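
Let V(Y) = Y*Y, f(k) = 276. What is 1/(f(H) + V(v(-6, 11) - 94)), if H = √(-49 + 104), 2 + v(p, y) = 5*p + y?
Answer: 1/13501 ≈ 7.4069e-5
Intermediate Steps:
v(p, y) = -2 + y + 5*p (v(p, y) = -2 + (5*p + y) = -2 + (y + 5*p) = -2 + y + 5*p)
H = √55 ≈ 7.4162
V(Y) = Y²
1/(f(H) + V(v(-6, 11) - 94)) = 1/(276 + ((-2 + 11 + 5*(-6)) - 94)²) = 1/(276 + ((-2 + 11 - 30) - 94)²) = 1/(276 + (-21 - 94)²) = 1/(276 + (-115)²) = 1/(276 + 13225) = 1/13501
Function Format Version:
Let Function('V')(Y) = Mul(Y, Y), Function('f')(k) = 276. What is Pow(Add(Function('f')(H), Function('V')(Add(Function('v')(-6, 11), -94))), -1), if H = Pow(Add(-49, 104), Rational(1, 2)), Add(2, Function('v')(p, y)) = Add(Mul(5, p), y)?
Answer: Rational(1, 13501) ≈ 7.4069e-5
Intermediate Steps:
Function('v')(p, y) = Add(-2, y, Mul(5, p)) (Function('v')(p, y) = Add(-2, Add(Mul(5, p), y)) = Add(-2, Add(y, Mul(5, p))) = Add(-2, y, Mul(5, p)))
H = Pow(55, Rational(1, 2)) ≈ 7.4162
Function('V')(Y) = Pow(Y, 2)
Pow(Add(Function('f')(H), Function('V')(Add(Function('v')(-6, 11), -94))), -1) = Pow(Add(276, Pow(Add(Add(-2, 11, Mul(5, -6)), -94), 2)), -1) = Pow(Add(276, Pow(Add(Add(-2, 11, -30), -94), 2)), -1) = Pow(Add(276, Pow(Add(-21, -94), 2)), -1) = Pow(Add(276, Pow(-115, 2)), -1) = Pow(Add(276, 13225), -1) = Pow(13501, -1) = Rational(1, 13501)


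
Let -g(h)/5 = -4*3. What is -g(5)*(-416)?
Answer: 24960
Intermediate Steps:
g(h) = 60 (g(h) = -(-20)*3 = -5*(-12) = 60)
-g(5)*(-416) = -60*(-416) = -1*(-24960) = 24960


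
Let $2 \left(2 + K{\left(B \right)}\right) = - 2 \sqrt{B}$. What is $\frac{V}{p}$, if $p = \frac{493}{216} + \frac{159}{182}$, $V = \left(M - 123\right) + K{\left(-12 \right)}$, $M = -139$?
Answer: $- \frac{5189184}{62035} - \frac{39312 i \sqrt{3}}{62035} \approx -83.649 - 1.0976 i$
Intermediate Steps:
$K{\left(B \right)} = -2 - \sqrt{B}$ ($K{\left(B \right)} = -2 + \frac{\left(-2\right) \sqrt{B}}{2} = -2 - \sqrt{B}$)
$V = -264 - 2 i \sqrt{3}$ ($V = \left(-139 - 123\right) - \left(2 + \sqrt{-12}\right) = \left(-139 - 123\right) - \left(2 + 2 i \sqrt{3}\right) = -262 - \left(2 + 2 i \sqrt{3}\right) = -264 - 2 i \sqrt{3} \approx -264.0 - 3.4641 i$)
$p = \frac{62035}{19656}$ ($p = 493 \cdot \frac{1}{216} + 159 \cdot \frac{1}{182} = \frac{493}{216} + \frac{159}{182} = \frac{62035}{19656} \approx 3.156$)
$\frac{V}{p} = \frac{-264 - 2 i \sqrt{3}}{\frac{62035}{19656}} = \left(-264 - 2 i \sqrt{3}\right) \frac{19656}{62035} = - \frac{5189184}{62035} - \frac{39312 i \sqrt{3}}{62035}$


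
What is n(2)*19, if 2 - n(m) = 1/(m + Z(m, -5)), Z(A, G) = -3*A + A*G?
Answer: 551/14 ≈ 39.357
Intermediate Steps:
n(m) = 2 + 1/(7*m) (n(m) = 2 - 1/(m + m*(-3 - 5)) = 2 - 1/(m + m*(-8)) = 2 - 1/(m - 8*m) = 2 - 1/((-7*m)) = 2 - (-1)/(7*m) = 2 + 1/(7*m))
n(2)*19 = (2 + (⅐)/2)*19 = (2 + (⅐)*(½))*19 = (2 + 1/14)*19 = (29/14)*19 = 551/14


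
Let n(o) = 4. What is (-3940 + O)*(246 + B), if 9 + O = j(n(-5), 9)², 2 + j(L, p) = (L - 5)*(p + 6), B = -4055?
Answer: 13940940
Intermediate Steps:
j(L, p) = -2 + (-5 + L)*(6 + p) (j(L, p) = -2 + (L - 5)*(p + 6) = -2 + (-5 + L)*(6 + p))
O = 280 (O = -9 + (-32 - 5*9 + 6*4 + 4*9)² = -9 + (-32 - 45 + 24 + 36)² = -9 + (-17)² = -9 + 289 = 280)
(-3940 + O)*(246 + B) = (-3940 + 280)*(246 - 4055) = -3660*(-3809) = 13940940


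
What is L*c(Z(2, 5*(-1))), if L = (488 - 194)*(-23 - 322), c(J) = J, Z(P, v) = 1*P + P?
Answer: -405720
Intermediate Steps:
Z(P, v) = 2*P (Z(P, v) = P + P = 2*P)
L = -101430 (L = 294*(-345) = -101430)
L*c(Z(2, 5*(-1))) = -202860*2 = -101430*4 = -405720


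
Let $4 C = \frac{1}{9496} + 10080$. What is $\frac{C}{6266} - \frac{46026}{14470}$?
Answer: $- \frac{4784740320637}{1721986027840} \approx -2.7786$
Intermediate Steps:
$C = \frac{95719681}{37984}$ ($C = \frac{\frac{1}{9496} + 10080}{4} = \frac{1}{4} \cdot \frac{95719681}{9496} = \frac{95719681}{37984} \approx 2520.0$)
$\frac{C}{6266} - \frac{46026}{14470} = \frac{95719681}{37984 \cdot 6266} - \frac{46026}{14470} = \frac{95719681}{37984} \cdot \frac{1}{6266} - \frac{23013}{7235} = \frac{95719681}{238007744} - \frac{23013}{7235} = - \frac{4784740320637}{1721986027840}$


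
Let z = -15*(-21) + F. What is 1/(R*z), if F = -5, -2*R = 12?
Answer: -1/1860 ≈ -0.00053763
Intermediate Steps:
R = -6 (R = -½*12 = -6)
z = 310 (z = -15*(-21) - 5 = 315 - 5 = 310)
1/(R*z) = 1/(-6*310) = 1/(-1860) = -1/1860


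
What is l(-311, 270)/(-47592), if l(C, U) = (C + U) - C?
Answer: -15/2644 ≈ -0.0056732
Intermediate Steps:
l(C, U) = U
l(-311, 270)/(-47592) = 270/(-47592) = 270*(-1/47592) = -15/2644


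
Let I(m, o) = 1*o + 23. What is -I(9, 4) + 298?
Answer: 271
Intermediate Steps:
I(m, o) = 23 + o (I(m, o) = o + 23 = 23 + o)
-I(9, 4) + 298 = -(23 + 4) + 298 = -1*27 + 298 = -27 + 298 = 271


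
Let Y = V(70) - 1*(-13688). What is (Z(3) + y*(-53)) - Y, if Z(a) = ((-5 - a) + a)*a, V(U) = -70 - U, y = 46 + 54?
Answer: -18863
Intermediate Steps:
y = 100
Z(a) = -5*a
Y = 13548 (Y = (-70 - 1*70) - 1*(-13688) = (-70 - 70) + 13688 = -140 + 13688 = 13548)
(Z(3) + y*(-53)) - Y = (-5*3 + 100*(-53)) - 1*13548 = (-15 - 5300) - 13548 = -5315 - 13548 = -18863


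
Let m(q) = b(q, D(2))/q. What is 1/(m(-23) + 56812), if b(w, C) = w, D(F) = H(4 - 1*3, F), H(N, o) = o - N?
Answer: 1/56813 ≈ 1.7602e-5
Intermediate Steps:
D(F) = -1 + F (D(F) = F - (4 - 1*3) = F - (4 - 3) = F - 1*1 = F - 1 = -1 + F)
m(q) = 1 (m(q) = q/q = 1)
1/(m(-23) + 56812) = 1/(1 + 56812) = 1/56813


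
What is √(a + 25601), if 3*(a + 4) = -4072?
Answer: √218157/3 ≈ 155.69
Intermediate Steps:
a = -4084/3 (a = -4 + (⅓)*(-4072) = -4 - 4072/3 = -4084/3 ≈ -1361.3)
√(a + 25601) = √(-4084/3 + 25601) = √(72719/3) = √218157/3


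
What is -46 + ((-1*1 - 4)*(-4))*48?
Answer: 914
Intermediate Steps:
-46 + ((-1*1 - 4)*(-4))*48 = -46 + ((-1 - 4)*(-4))*48 = -46 - 5*(-4)*48 = -46 + 20*48 = -46 + 960 = 914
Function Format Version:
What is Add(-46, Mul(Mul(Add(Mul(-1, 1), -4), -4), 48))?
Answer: 914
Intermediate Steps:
Add(-46, Mul(Mul(Add(Mul(-1, 1), -4), -4), 48)) = Add(-46, Mul(Mul(Add(-1, -4), -4), 48)) = Add(-46, Mul(Mul(-5, -4), 48)) = Add(-46, Mul(20, 48)) = Add(-46, 960) = 914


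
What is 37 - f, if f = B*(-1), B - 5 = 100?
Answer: 142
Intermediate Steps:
B = 105 (B = 5 + 100 = 105)
f = -105 (f = 105*(-1) = -105)
37 - f = 37 - 1*(-105) = 37 + 105 = 142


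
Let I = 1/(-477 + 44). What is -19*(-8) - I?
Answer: 65817/433 ≈ 152.00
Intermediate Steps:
I = -1/433 (I = 1/(-433) = -1/433 ≈ -0.0023095)
-19*(-8) - I = -19*(-8) - 1*(-1/433) = 152 + 1/433 = 65817/433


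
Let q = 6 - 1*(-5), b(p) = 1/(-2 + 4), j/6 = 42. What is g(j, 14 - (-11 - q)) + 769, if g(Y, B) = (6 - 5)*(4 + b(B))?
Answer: 1547/2 ≈ 773.50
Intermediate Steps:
j = 252 (j = 6*42 = 252)
b(p) = 1/2
q = 11 (q = 6 + 5 = 11)
g(Y, B) = 9/2 (g(Y, B) = (6 - 5)*(4 + 1/2) = 1*(9/2) = 9/2)
g(j, 14 - (-11 - q)) + 769 = 9/2 + 769 = 1547/2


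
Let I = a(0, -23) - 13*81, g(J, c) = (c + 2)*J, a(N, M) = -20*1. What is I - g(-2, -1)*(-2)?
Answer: -1077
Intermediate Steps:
a(N, M) = -20
g(J, c) = J*(2 + c) (g(J, c) = (2 + c)*J = J*(2 + c))
I = -1073 (I = -20 - 13*81 = -20 - 1053 = -1073)
I - g(-2, -1)*(-2) = -1073 - (-2*(2 - 1))*(-2) = -1073 - (-2*1)*(-2) = -1073 - (-2)*(-2) = -1073 - 1*4 = -1073 - 4 = -1077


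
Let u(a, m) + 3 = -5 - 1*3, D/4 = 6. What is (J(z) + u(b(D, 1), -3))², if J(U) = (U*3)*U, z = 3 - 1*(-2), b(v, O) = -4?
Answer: 4096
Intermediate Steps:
D = 24 (D = 4*6 = 24)
u(a, m) = -11 (u(a, m) = -3 + (-5 - 1*3) = -3 + (-5 - 3) = -3 - 8 = -11)
z = 5 (z = 3 + 2 = 5)
J(U) = 3*U² (J(U) = (3*U)*U = 3*U²)
(J(z) + u(b(D, 1), -3))² = (3*5² - 11)² = (3*25 - 11)² = (75 - 11)² = 64² = 4096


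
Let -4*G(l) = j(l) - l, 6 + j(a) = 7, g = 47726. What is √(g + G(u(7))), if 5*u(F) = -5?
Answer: √190902/2 ≈ 218.46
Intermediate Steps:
j(a) = 1 (j(a) = -6 + 7 = 1)
u(F) = -1 (u(F) = (⅕)*(-5) = -1)
G(l) = -¼ + l/4 (G(l) = -(1 - l)/4 = -¼ + l/4)
√(g + G(u(7))) = √(47726 + (-¼ + (¼)*(-1))) = √(47726 + (-¼ - ¼)) = √(47726 - ½) = √(95451/2) = √190902/2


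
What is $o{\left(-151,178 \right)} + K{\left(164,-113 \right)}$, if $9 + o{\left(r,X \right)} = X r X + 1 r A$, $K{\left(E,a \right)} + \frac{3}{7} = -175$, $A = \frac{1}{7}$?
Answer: $-4784490$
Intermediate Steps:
$A = \frac{1}{7} \approx 0.14286$
$K{\left(E,a \right)} = - \frac{1228}{7}$ ($K{\left(E,a \right)} = - \frac{3}{7} - 175 = - \frac{1228}{7}$)
$o{\left(r,X \right)} = -9 + \frac{r}{7} + r X^{2}$ ($o{\left(r,X \right)} = -9 + \left(X r X + 1 r \frac{1}{7}\right) = -9 + \left(r X^{2} + r \frac{1}{7}\right) = -9 + \left(r X^{2} + \frac{r}{7}\right) = -9 + \left(\frac{r}{7} + r X^{2}\right) = -9 + \frac{r}{7} + r X^{2}$)
$o{\left(-151,178 \right)} + K{\left(164,-113 \right)} = \left(-9 + \frac{1}{7} \left(-151\right) - 151 \cdot 178^{2}\right) - \frac{1228}{7} = \left(-9 - \frac{151}{7} - 4784284\right) - \frac{1228}{7} = - \frac{33490202}{7} - \frac{1228}{7} = -4784490$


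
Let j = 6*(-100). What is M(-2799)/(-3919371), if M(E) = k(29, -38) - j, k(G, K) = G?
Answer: -629/3919371 ≈ -0.00016049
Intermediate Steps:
j = -600
M(E) = 629 (M(E) = 29 - 1*(-600) = 29 + 600 = 629)
M(-2799)/(-3919371) = 629/(-3919371) = 629*(-1/3919371) = -629/3919371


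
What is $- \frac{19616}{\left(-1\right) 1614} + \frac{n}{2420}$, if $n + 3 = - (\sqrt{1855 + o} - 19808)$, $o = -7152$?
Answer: $\frac{7943599}{390588} - \frac{i \sqrt{5297}}{2420} \approx 20.338 - 0.030075 i$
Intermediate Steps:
$n = 19805 - i \sqrt{5297}$ ($n = -3 - \left(\sqrt{1855 - 7152} - 19808\right) = -3 - \left(\sqrt{-5297} - 19808\right) = -3 - \left(i \sqrt{5297} - 19808\right) = -3 - \left(-19808 + i \sqrt{5297}\right) = -3 + \left(19808 - i \sqrt{5297}\right) = 19805 - i \sqrt{5297} \approx 19805.0 - 72.781 i$)
$- \frac{19616}{\left(-1\right) 1614} + \frac{n}{2420} = - \frac{19616}{\left(-1\right) 1614} + \frac{19805 - i \sqrt{5297}}{2420} = - \frac{19616}{-1614} + \left(19805 - i \sqrt{5297}\right) \frac{1}{2420} = \left(-19616\right) \left(- \frac{1}{1614}\right) + \left(\frac{3961}{484} - \frac{i \sqrt{5297}}{2420}\right) = \frac{9808}{807} + \left(\frac{3961}{484} - \frac{i \sqrt{5297}}{2420}\right) = \frac{7943599}{390588} - \frac{i \sqrt{5297}}{2420}$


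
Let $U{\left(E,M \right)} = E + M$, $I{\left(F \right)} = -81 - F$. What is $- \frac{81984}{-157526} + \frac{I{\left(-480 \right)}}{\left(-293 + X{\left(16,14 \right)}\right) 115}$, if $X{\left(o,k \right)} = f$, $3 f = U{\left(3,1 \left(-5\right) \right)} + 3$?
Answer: $\frac{4044682929}{7952700110} \approx 0.50859$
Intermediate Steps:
$f = \frac{1}{3}$ ($f = \frac{\left(3 + 1 \left(-5\right)\right) + 3}{3} = \frac{\left(3 - 5\right) + 3}{3} = \frac{-2 + 3}{3} = \frac{1}{3} \cdot 1 = \frac{1}{3} \approx 0.33333$)
$X{\left(o,k \right)} = \frac{1}{3}$
$- \frac{81984}{-157526} + \frac{I{\left(-480 \right)}}{\left(-293 + X{\left(16,14 \right)}\right) 115} = - \frac{81984}{-157526} + \frac{-81 - -480}{\left(-293 + \frac{1}{3}\right) 115} = \left(-81984\right) \left(- \frac{1}{157526}\right) + \frac{-81 + 480}{\left(- \frac{878}{3}\right) 115} = \frac{40992}{78763} + \frac{399}{- \frac{100970}{3}} = \frac{40992}{78763} + 399 \left(- \frac{3}{100970}\right) = \frac{40992}{78763} - \frac{1197}{100970} = \frac{4044682929}{7952700110}$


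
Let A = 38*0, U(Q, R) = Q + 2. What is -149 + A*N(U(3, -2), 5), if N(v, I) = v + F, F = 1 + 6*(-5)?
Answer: -149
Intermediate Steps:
U(Q, R) = 2 + Q
A = 0
F = -29 (F = 1 - 30 = -29)
N(v, I) = -29 + v (N(v, I) = v - 29 = -29 + v)
-149 + A*N(U(3, -2), 5) = -149 + 0*(-29 + (2 + 3)) = -149 + 0*(-29 + 5) = -149 + 0*(-24) = -149 + 0 = -149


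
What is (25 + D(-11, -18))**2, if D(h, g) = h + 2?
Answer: 256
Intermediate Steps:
D(h, g) = 2 + h
(25 + D(-11, -18))**2 = (25 + (2 - 11))**2 = (25 - 9)**2 = 16**2 = 256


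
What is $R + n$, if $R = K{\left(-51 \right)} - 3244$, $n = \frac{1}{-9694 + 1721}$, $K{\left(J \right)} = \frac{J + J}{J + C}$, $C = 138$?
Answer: $- \frac{750339059}{231217} \approx -3245.2$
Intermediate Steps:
$K{\left(J \right)} = \frac{2 J}{138 + J}$ ($K{\left(J \right)} = \frac{J + J}{J + 138} = \frac{2 J}{138 + J}$)
$n = - \frac{1}{7973}$ ($n = \frac{1}{-7973} = - \frac{1}{7973} \approx -0.00012542$)
$R = - \frac{94110}{29}$ ($R = 2 \left(-51\right) \frac{1}{138 - 51} - 3244 = 2 \left(-51\right) \frac{1}{87} - 3244 = - \frac{34}{29} - 3244 = - \frac{94110}{29} \approx -3245.2$)
$R + n = - \frac{94110}{29} - \frac{1}{7973} = - \frac{750339059}{231217}$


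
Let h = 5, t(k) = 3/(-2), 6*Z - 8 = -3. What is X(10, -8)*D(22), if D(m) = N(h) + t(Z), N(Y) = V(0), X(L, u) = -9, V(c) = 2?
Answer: -9/2 ≈ -4.5000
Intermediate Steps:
Z = 5/6 (Z = 4/3 + (1/6)*(-3) = 4/3 - 1/2 = 5/6 ≈ 0.83333)
t(k) = -3/2 (t(k) = 3*(-1/2) = -3/2)
N(Y) = 2
D(m) = 1/2 (D(m) = 2 - 3/2 = 1/2)
X(10, -8)*D(22) = -9*1/2 = -9/2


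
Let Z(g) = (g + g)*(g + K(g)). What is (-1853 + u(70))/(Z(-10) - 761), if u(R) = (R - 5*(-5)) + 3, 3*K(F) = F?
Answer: 5265/1483 ≈ 3.5502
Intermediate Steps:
K(F) = F/3
Z(g) = 8*g**2/3 (Z(g) = (g + g)*(g + g/3) = (2*g)*(4*g/3) = 8*g**2/3)
u(R) = 28 + R (u(R) = (R + 25) + 3 = (25 + R) + 3 = 28 + R)
(-1853 + u(70))/(Z(-10) - 761) = (-1853 + (28 + 70))/((8/3)*(-10)**2 - 761) = (-1853 + 98)/((8/3)*100 - 761) = -1755/(800/3 - 761) = -1755/(-1483/3) = -1755*(-3/1483) = 5265/1483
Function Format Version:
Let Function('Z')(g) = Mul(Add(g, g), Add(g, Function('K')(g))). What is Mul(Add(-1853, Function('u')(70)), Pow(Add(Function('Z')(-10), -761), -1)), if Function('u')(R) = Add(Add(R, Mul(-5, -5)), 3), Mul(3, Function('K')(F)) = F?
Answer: Rational(5265, 1483) ≈ 3.5502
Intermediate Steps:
Function('K')(F) = Mul(Rational(1, 3), F)
Function('Z')(g) = Mul(Rational(8, 3), Pow(g, 2)) (Function('Z')(g) = Mul(Add(g, g), Add(g, Mul(Rational(1, 3), g))) = Mul(Mul(2, g), Mul(Rational(4, 3), g)) = Mul(Rational(8, 3), Pow(g, 2)))
Function('u')(R) = Add(28, R) (Function('u')(R) = Add(Add(R, 25), 3) = Add(Add(25, R), 3) = Add(28, R))
Mul(Add(-1853, Function('u')(70)), Pow(Add(Function('Z')(-10), -761), -1)) = Mul(Add(-1853, Add(28, 70)), Pow(Add(Mul(Rational(8, 3), Pow(-10, 2)), -761), -1)) = Mul(Add(-1853, 98), Pow(Add(Mul(Rational(8, 3), 100), -761), -1)) = Mul(-1755, Pow(Add(Rational(800, 3), -761), -1)) = Mul(-1755, Pow(Rational(-1483, 3), -1)) = Mul(-1755, Rational(-3, 1483)) = Rational(5265, 1483)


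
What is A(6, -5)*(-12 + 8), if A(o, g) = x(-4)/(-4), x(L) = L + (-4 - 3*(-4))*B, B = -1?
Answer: -12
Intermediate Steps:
x(L) = -8 + L (x(L) = L + (-4 - 3*(-4))*(-1) = L + (-4 + 12)*(-1) = L + 8*(-1) = L - 8 = -8 + L)
A(o, g) = 3 (A(o, g) = (-8 - 4)/(-4) = -12*(-¼) = 3)
A(6, -5)*(-12 + 8) = 3*(-12 + 8) = 3*(-4) = -12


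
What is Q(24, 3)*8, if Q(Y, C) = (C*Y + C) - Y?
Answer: 408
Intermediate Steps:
Q(Y, C) = C - Y + C*Y (Q(Y, C) = (C + C*Y) - Y = C - Y + C*Y)
Q(24, 3)*8 = (3 - 1*24 + 3*24)*8 = (3 - 24 + 72)*8 = 51*8 = 408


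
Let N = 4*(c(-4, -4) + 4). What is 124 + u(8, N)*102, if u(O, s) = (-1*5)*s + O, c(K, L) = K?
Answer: 940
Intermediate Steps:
N = 0 (N = 4*(-4 + 4) = 4*0 = 0)
u(O, s) = O - 5*s (u(O, s) = -5*s + O = O - 5*s)
124 + u(8, N)*102 = 124 + (8 - 5*0)*102 = 124 + (8 + 0)*102 = 124 + 8*102 = 124 + 816 = 940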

+++

■ Problem statement
Reproduce exactly, and only, the lines from the start of the entries through the one that contains "Answer: Rational(1, 13501) ≈ 7.4069e-5".

■ Response area
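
Let V(Y) = Y*Y, f(k) = 276. What is 1/(f(H) + V(v(-6, 11) - 94)), if H = √(-49 + 104), 2 + v(p, y) = 5*p + y?
Answer: 1/13501 ≈ 7.4069e-5
Intermediate Steps:
v(p, y) = -2 + y + 5*p (v(p, y) = -2 + (5*p + y) = -2 + (y + 5*p) = -2 + y + 5*p)
H = √55 ≈ 7.4162
V(Y) = Y²
1/(f(H) + V(v(-6, 11) - 94)) = 1/(276 + ((-2 + 11 + 5*(-6)) - 94)²) = 1/(276 + ((-2 + 11 - 30) - 94)²) = 1/(276 + (-21 - 94)²) = 1/(276 + (-115)²) = 1/(276 + 13225) = 1/13501
Function Format Version:
Let Function('V')(Y) = Mul(Y, Y), Function('f')(k) = 276. What is Pow(Add(Function('f')(H), Function('V')(Add(Function('v')(-6, 11), -94))), -1), if H = Pow(Add(-49, 104), Rational(1, 2)), Add(2, Function('v')(p, y)) = Add(Mul(5, p), y)?
Answer: Rational(1, 13501) ≈ 7.4069e-5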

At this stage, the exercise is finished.